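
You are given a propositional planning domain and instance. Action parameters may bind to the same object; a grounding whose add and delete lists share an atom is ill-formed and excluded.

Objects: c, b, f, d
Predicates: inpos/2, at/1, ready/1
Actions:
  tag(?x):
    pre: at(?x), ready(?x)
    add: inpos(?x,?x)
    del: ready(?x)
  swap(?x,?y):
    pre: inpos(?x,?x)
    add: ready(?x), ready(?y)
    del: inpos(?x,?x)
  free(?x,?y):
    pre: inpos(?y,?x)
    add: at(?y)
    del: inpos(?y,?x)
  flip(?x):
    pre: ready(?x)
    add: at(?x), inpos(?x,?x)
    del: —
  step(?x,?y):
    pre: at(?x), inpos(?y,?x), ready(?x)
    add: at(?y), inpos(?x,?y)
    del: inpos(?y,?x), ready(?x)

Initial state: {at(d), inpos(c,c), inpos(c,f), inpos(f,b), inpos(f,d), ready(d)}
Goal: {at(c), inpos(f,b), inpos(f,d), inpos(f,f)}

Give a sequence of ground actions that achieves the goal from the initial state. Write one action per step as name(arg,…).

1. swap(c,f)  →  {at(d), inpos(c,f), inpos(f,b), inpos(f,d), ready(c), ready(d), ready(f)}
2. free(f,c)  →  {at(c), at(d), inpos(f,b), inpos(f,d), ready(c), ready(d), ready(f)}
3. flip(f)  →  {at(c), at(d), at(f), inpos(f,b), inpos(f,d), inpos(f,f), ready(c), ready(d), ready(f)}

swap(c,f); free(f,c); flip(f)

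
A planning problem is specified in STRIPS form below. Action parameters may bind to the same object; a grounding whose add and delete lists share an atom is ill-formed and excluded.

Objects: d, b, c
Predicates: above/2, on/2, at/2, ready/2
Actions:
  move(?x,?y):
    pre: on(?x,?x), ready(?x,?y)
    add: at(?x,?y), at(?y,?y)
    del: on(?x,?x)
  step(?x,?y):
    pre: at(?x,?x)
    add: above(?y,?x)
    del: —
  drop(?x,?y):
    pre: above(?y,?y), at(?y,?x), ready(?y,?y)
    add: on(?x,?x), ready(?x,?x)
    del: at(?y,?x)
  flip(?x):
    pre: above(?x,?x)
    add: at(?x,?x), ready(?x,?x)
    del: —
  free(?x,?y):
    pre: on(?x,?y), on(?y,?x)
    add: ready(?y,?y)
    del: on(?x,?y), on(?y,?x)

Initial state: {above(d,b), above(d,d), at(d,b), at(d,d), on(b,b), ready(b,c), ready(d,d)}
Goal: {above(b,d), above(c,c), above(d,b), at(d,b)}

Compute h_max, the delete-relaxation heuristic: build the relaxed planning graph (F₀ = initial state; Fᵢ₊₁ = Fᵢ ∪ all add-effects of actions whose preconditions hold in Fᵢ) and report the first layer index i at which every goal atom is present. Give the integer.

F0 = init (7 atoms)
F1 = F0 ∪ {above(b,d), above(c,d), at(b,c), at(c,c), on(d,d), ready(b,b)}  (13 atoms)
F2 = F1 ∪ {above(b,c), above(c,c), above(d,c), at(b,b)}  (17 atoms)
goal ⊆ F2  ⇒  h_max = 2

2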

┄┄┄┄┄┄┄┄┄┄┄┄┄┄┄┄┄┄┄┄

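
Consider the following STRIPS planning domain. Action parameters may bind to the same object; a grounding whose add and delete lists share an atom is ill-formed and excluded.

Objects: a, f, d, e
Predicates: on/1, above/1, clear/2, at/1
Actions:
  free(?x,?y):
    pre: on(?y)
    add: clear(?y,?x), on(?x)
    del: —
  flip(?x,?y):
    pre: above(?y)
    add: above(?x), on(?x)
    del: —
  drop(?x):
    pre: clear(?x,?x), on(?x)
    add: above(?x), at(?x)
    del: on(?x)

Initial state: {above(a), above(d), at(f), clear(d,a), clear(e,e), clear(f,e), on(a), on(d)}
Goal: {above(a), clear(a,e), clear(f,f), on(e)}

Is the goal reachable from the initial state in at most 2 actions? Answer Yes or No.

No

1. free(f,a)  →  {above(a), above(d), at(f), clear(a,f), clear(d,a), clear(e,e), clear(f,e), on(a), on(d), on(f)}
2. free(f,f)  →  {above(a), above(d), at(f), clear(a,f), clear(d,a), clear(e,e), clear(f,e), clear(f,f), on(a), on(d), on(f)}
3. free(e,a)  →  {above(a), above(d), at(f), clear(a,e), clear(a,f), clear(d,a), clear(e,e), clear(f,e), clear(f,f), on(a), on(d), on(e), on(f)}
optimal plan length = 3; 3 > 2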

┄┄┄┄┄┄┄┄┄┄┄┄┄┄┄┄┄┄┄┄

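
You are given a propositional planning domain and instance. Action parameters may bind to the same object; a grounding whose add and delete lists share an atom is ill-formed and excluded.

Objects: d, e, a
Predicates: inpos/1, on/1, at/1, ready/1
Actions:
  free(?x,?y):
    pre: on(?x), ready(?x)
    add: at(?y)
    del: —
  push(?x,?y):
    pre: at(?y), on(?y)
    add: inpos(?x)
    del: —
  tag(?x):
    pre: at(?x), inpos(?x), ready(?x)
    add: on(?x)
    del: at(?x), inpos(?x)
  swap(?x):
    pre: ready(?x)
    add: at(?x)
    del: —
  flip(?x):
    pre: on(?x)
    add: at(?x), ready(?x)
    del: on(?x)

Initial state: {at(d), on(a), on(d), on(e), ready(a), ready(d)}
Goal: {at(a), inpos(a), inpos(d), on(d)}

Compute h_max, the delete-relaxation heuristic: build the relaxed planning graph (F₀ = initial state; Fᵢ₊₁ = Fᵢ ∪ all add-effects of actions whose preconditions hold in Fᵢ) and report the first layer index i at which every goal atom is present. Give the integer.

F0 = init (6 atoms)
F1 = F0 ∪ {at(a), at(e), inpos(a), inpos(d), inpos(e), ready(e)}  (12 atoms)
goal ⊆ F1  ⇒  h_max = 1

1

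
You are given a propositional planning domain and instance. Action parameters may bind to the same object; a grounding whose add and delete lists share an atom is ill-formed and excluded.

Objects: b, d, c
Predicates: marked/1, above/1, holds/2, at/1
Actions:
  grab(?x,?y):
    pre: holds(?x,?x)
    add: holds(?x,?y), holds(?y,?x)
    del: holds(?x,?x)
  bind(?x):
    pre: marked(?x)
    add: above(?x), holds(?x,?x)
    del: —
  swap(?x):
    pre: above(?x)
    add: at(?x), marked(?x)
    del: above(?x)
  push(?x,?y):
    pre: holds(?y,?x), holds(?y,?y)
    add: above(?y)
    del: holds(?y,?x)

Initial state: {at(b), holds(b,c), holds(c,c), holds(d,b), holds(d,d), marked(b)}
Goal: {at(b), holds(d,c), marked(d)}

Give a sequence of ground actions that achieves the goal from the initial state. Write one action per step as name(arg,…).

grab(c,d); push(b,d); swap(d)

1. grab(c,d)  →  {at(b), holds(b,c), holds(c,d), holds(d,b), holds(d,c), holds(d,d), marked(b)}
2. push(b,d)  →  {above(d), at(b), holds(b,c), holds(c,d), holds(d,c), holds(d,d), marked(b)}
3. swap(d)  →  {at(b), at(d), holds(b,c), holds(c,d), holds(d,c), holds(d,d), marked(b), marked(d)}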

┄┄┄┄┄┄┄┄┄┄┄┄┄┄┄┄┄┄┄┄

Return each line from the records that includes the word "Objects".

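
Objects: c, b, f, d
Objects: d, b, c
Objects: a, f, d, e
Objects: d, e, a
Objects: b, d, c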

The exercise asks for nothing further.